=== Assigned task ===
The records need to be set down again exactly as they appear.

=== Raw data ===
################

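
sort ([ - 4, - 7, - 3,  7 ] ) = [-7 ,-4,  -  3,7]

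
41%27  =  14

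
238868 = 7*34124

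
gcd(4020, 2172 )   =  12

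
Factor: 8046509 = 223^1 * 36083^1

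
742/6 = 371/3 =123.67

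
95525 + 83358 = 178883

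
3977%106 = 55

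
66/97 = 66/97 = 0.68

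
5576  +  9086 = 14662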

################

=== Written reply ===
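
sort ([ - 4, - 7, - 3,  7 ] ) = [-7 ,-4,  -  3,7]

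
41%27  =  14

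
238868 = 7*34124

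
gcd(4020, 2172 )   =  12

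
Factor: 8046509 = 223^1 * 36083^1

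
742/6 = 371/3 =123.67

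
95525 + 83358 = 178883

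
3977%106 = 55

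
66/97 = 66/97 = 0.68

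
5576  +  9086 = 14662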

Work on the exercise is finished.